╔══

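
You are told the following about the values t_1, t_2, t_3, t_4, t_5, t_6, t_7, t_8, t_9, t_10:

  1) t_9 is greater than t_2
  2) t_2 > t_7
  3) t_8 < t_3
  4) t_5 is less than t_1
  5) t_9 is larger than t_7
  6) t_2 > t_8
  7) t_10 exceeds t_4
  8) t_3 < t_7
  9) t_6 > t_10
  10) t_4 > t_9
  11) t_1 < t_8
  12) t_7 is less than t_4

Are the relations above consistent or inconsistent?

consistent

Every relation is compatible with t_5 < t_1 < t_8 < t_3 < t_7 < t_2 < t_9 < t_4 < t_10 < t_6; the set is consistent.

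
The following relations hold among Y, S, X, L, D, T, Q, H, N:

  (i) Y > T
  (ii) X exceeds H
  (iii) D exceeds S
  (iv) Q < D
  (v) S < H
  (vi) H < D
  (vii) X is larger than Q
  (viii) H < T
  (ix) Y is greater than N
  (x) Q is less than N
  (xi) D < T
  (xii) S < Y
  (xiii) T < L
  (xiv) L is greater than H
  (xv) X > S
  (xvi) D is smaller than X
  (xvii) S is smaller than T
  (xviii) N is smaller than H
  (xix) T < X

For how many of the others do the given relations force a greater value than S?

6

From S the given relations immediately reach H, D, T, Y, X.
From those, L — 6 in total.
Nothing else is reachable above S; 6 in all.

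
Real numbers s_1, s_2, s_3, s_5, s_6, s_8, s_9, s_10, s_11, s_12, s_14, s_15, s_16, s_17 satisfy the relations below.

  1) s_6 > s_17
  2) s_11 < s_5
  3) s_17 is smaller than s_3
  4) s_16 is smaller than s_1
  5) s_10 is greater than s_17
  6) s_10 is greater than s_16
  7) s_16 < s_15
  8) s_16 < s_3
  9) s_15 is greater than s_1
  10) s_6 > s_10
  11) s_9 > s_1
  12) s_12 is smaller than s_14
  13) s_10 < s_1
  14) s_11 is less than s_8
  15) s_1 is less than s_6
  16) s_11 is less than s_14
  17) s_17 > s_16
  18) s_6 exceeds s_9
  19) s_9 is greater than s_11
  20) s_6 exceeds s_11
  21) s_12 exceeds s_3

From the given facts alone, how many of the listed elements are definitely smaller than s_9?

The elements the relations force below s_9 are s_11, s_16, s_17, s_10, s_1 — no chain reaches any other.
That is 5.

5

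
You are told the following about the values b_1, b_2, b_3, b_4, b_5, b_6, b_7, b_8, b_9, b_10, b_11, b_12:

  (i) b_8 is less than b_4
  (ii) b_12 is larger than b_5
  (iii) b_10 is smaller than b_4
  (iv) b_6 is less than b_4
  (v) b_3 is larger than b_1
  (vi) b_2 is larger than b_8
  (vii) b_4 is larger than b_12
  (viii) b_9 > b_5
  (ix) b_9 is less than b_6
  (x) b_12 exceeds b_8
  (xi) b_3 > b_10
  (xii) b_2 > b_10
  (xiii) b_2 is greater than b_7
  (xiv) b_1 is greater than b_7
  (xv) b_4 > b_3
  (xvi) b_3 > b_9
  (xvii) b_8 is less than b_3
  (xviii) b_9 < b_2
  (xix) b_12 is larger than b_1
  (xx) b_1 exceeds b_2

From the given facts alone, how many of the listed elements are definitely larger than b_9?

From b_9 the given relations immediately reach b_6, b_2, b_3.
From those, b_1, b_4 — 5 in total.
From those, b_12 — 6 in total.
Nothing else is reachable above b_9; 6 in all.

6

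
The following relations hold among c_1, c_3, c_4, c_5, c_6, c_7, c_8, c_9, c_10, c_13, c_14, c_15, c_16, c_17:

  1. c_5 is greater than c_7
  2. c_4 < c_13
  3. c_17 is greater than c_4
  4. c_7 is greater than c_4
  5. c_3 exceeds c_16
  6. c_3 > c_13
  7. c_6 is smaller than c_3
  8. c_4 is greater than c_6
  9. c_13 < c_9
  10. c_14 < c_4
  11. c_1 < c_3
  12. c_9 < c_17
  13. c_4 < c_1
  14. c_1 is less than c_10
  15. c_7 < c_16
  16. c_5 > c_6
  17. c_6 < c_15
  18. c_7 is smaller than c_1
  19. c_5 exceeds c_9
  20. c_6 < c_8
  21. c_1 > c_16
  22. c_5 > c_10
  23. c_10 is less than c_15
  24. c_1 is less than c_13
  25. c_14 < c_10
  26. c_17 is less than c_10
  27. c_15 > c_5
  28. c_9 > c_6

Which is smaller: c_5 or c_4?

c_4

The relevant relations are c_4 < c_7; c_7 < c_16; c_16 < c_1; c_1 < c_13; c_13 < c_9; c_9 < c_17; c_17 < c_10; c_10 < c_5.
Together: c_4 < c_7 < c_16 < c_1 < c_13 < c_9 < c_17 < c_10 < c_5.
So c_4 < c_5; c_4 is the smaller of the two.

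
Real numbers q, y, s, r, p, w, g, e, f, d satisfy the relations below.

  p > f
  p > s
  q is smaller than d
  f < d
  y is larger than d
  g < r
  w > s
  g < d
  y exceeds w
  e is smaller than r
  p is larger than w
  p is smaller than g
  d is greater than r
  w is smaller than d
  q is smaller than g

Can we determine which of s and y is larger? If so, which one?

y

The relevant relations are s < w; w < p; p < g; g < r; r < d; d < y.
Together: s < w < p < g < r < d < y.
So y is larger.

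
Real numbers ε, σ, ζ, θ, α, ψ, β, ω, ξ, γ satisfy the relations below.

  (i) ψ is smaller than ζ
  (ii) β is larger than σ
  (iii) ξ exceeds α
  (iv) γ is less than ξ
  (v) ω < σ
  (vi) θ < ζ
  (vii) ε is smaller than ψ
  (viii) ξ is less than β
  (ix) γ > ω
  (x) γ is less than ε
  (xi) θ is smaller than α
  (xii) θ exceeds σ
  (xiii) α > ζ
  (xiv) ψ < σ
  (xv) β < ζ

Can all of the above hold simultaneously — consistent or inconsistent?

Chaining the given relations yields α < ξ < β < ζ, so α < ζ. But one relation states ζ < α. These cannot both hold.

inconsistent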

╚══

Activity:
In the entries above, find lines with "told" and copy each.

Solution for this task:
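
You are told the following about the values t_1, t_2, t_3, t_4, t_5, t_6, t_7, t_8, t_9, t_10:
You are told the following about the values b_1, b_2, b_3, b_4, b_5, b_6, b_7, b_8, b_9, b_10, b_11, b_12: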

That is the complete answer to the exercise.